<<<<

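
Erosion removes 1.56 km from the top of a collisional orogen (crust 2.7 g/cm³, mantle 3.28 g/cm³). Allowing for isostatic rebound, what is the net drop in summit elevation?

Rebound u = e ρ_c/ρ_m = 1.56 km × 2.7/3.28 = 1.284 km.
Net surface drop = e − u = 1.56 km − 1.284 km = e (ρ_m − ρ_c)/ρ_m = 0.276 km.

0.276 km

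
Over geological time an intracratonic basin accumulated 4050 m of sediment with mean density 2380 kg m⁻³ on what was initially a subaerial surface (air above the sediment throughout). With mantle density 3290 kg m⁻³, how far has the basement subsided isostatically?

Subaerial load: s = t ρ_sed / ρ_m = 4050 m × 2380/3290 = 2930 m.

2930 m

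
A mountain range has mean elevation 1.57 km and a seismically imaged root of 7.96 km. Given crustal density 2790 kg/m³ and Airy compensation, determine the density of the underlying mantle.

3340 kg/m³

Airy balance: ρ_c h = (ρ_m − ρ_c) r → ρ_m = ρ_c (1 + h/r).
ρ_m = 2790 × (1 + 1.57 km/7.96 km) = 3340 kg/m³.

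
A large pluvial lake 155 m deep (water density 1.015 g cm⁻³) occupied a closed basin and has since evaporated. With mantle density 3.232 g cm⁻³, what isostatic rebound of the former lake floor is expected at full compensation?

48.7 m

u = d ρ_w/ρ_m = 155 m × 1.015/3.232 = 48.7 m.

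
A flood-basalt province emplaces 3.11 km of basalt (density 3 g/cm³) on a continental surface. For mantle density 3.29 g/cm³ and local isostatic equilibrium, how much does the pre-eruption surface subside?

Subaerial loading: s = t ρ_load / ρ_m.
s = 3.11 km × 3/3.29 = 2.84 km.

2.84 km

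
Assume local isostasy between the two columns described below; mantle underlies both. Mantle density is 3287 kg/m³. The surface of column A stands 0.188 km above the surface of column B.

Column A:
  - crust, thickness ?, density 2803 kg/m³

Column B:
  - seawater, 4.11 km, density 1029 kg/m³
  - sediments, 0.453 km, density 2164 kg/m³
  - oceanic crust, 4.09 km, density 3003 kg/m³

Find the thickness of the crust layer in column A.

Take the compensation level at the base of the deeper column (depth z_c below the surface of column A) and equate Σ ρ_i t_i down to z_c; mantle fills any gap and the z_c terms cancel.
Column A: x×2803 + (z_c − 0 − x)×3287
Column B: 0.188×0 + 4.11×1029 + 0.453×2164 + 4.09×3003 + (z_c − 0.188 − 8.653)×3287
The z_c×3287 term appears on both sides and cancels. Collect the known terms of each column as K = Σ(ρt)_known − 3287 × (depth of known layers): K_A = 0 − 3287×0 = 0; K_B = 17491.752 − 3287×(0.188 + 8.653) = −11568.615.
Balance: K_A − x×(3287 − 2803) = K_B, so x = (K_A − K_B)/(3287 − 2803) = 11568.6/484 = 23.9 km.

23.9 km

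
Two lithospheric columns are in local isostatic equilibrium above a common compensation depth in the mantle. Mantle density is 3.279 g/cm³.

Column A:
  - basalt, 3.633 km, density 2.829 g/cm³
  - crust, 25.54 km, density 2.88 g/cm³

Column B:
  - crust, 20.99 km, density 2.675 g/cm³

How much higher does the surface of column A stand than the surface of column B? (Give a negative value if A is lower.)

−0.26 km

For any compensation level in the mantle, the mantle terms cancel and isostasy reduces to e = (Σt_A − Σt_B) − (Σ(ρt)_A − Σ(ρt)_B) / ρ_m.
Σt_A = 29.173 km; Σt_B = 20.99 km; Σ(ρt)_A = 83.832957; Σ(ρt)_B = 56.14825 (in km·g/cm³).
e = (29.173 − 20.99) − (83.832957 − 56.14825) / 3.279 = −0.26 km.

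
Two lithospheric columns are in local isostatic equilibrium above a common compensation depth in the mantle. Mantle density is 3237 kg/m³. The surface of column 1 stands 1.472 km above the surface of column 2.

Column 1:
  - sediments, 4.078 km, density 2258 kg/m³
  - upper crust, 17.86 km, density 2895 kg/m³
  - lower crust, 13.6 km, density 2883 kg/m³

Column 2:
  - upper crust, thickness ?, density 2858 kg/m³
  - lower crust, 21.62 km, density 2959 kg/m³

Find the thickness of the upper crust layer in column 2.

10.9 km

Take the compensation level at the base of the deeper column (depth z_c below the surface of column 1) and equate Σ ρ_i t_i down to z_c; mantle fills any gap and the z_c terms cancel.
Column 1: 4.078×2258 + 17.86×2895 + 13.6×2883 + (z_c − 35.538)×3237
Column 2: 1.472×0 + x×2858 + 21.62×2959 + (z_c − 1.472 − 21.62 − x)×3237
The z_c×3237 term appears on both sides and cancels. Collect the known terms of each column as K = Σ(ρt)_known − 3237 × (depth of known layers): K_1 = 100121.624 − 3237×35.538 = −14914.882; K_2 = 63973.58 − 3237×(1.472 + 21.62) = −10775.224.
Balance: K_1 = K_2 − x×(3237 − 2858), so x = (K_2 − K_1)/(3237 − 2858) = 4139.66/379 = 10.9 km.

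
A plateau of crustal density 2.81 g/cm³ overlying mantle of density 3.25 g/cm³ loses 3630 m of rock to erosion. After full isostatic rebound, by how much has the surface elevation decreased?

Rebound u = e ρ_c/ρ_m = 3630 m × 2.81/3.25 = 3139 m.
Net surface drop = e − u = 3630 m − 3139 m = e (ρ_m − ρ_c)/ρ_m = 491 m.

491 m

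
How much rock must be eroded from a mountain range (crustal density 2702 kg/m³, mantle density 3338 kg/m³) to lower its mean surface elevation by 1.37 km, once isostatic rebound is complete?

7.19 km

Net drop Δ = e − u = e − e ρ_c/ρ_m = e (ρ_m − ρ_c)/ρ_m.
e = Δ ρ_m/(ρ_m − ρ_c) = 1.37 km × 3338/636 = 7.19 km.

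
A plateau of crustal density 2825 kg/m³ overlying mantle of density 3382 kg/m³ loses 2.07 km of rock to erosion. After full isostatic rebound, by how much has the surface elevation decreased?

0.341 km

Rebound u = e ρ_c/ρ_m = 2.07 km × 2825/3382 = 1.729 km.
Net surface drop = e − u = 2.07 km − 1.729 km = e (ρ_m − ρ_c)/ρ_m = 0.341 km.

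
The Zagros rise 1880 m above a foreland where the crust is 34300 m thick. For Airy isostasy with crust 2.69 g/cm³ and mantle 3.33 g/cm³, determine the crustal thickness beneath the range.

44100 m

Root depth r = h ρ_c / (ρ_m − ρ_c) = 1880 m × 2.69 / 0.64 = 7902 m.
Total thickness = T + h + r = 34300 m + 1880 m + 7902 m = 44100 m.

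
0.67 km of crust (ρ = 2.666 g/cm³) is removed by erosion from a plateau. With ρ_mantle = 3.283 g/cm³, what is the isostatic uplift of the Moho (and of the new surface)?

0.544 km

Unloading: uplift u = e ρ_c/ρ_m = 0.67 km × 2.666/3.283 = 0.544 km.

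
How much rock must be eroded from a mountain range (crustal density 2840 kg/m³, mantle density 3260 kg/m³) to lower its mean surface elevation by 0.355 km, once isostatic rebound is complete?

2.76 km

Net drop Δ = e − u = e − e ρ_c/ρ_m = e (ρ_m − ρ_c)/ρ_m.
e = Δ ρ_m/(ρ_m − ρ_c) = 0.355 km × 3260/420 = 2.76 km.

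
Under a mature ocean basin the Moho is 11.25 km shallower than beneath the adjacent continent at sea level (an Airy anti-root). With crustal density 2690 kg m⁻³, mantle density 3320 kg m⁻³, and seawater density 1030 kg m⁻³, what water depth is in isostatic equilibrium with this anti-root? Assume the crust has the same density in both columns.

Replacing a thickness d of crust by seawater at the top must be balanced by replacing crust with mantle at the base: d (ρ_c − ρ_w) = a (ρ_m − ρ_c).
d = a (ρ_m − ρ_c)/(ρ_c − ρ_w) = 11.25 km × 630/1660 = 4.27 km.

4.27 km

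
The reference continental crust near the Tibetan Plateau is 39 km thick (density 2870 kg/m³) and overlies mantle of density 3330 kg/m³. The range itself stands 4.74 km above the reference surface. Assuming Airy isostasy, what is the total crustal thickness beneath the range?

73.3 km

Root depth r = h ρ_c / (ρ_m − ρ_c) = 4.74 km × 2870 / 460 = 29.57 km.
Total thickness = T + h + r = 39 km + 4.74 km + 29.57 km = 73.3 km.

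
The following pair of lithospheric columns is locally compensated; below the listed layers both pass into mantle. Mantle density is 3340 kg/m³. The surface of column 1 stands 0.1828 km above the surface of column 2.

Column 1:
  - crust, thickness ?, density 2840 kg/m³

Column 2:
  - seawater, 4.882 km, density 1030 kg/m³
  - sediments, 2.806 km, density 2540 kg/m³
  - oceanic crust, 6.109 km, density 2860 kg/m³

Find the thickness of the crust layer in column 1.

34.1 km

Take the compensation level at the base of the deeper column (depth z_c below the surface of column 1) and equate Σ ρ_i t_i down to z_c; mantle fills any gap and the z_c terms cancel.
Column 1: x×2840 + (z_c − 0 − x)×3340
Column 2: 0.1828×0 + 4.882×1030 + 2.806×2540 + 6.109×2860 + (z_c − 0.1828 − 13.797)×3340
The z_c×3340 term appears on both sides and cancels. Collect the known terms of each column as K = Σ(ρt)_known − 3340 × (depth of known layers): K_1 = 0 − 3340×0 = 0; K_2 = 29627.44 − 3340×(0.1828 + 13.797) = −17065.092.
Balance: K_1 − x×(3340 − 2840) = K_2, so x = (K_1 − K_2)/(3340 − 2840) = 17065.1/500 = 34.1 km.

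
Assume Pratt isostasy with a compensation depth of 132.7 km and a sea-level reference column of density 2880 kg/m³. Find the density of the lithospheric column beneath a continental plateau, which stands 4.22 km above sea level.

2790 kg/m³

Pratt balance: ρ_ref D = ρ (D + h).
ρ = ρ_ref D/(D + h) = 2880 × 132.7 km/(132.7 km + 4.22 km) = 2790 kg/m³.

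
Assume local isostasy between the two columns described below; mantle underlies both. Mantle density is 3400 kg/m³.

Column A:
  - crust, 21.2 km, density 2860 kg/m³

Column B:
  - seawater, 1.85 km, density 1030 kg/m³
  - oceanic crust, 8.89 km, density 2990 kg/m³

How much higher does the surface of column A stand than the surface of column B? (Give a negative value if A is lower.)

For any compensation level in the mantle, the mantle terms cancel and isostasy reduces to e = (Σt_A − Σt_B) − (Σ(ρt)_A − Σ(ρt)_B) / ρ_m.
Σt_A = 21.2 km; Σt_B = 10.74 km; Σ(ρt)_A = 60632; Σ(ρt)_B = 28486.6 (in km·kg/m³).
e = (21.2 − 10.74) − (60632 − 28486.6) / 3400 = 1.01 km.

1.01 km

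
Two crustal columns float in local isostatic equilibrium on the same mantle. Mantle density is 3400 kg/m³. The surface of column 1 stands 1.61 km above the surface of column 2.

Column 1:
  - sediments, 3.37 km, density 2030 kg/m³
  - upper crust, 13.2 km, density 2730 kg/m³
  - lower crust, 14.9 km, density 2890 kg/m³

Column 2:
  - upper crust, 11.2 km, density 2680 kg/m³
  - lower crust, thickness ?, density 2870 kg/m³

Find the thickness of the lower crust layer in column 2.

Take the compensation level at the base of the deeper column (depth z_c below the surface of column 1) and equate Σ ρ_i t_i down to z_c; mantle fills any gap and the z_c terms cancel.
Column 1: 3.37×2030 + 13.2×2730 + 14.9×2890 + (z_c − 31.47)×3400
Column 2: 1.61×0 + 11.2×2680 + x×2870 + (z_c − 1.61 − 11.2 − x)×3400
The z_c×3400 term appears on both sides and cancels. Collect the known terms of each column as K = Σ(ρt)_known − 3400 × (depth of known layers): K_1 = 85938.1 − 3400×31.47 = −21059.9; K_2 = 30016 − 3400×(1.61 + 11.2) = −13538.
Balance: K_1 = K_2 − x×(3400 − 2870), so x = (K_2 − K_1)/(3400 − 2870) = 7521.9/530 = 14.2 km.

14.2 km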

>>>>

* Your assignment *
Report each line in the data that holds the word "between".

* Answer space *
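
Assume local isostasy between the two columns described below; mantle underlies both. Mantle density is 3287 kg/m³. The surface of column A stands 0.188 km above the surface of column B.
Assume local isostasy between the two columns described below; mantle underlies both. Mantle density is 3400 kg/m³.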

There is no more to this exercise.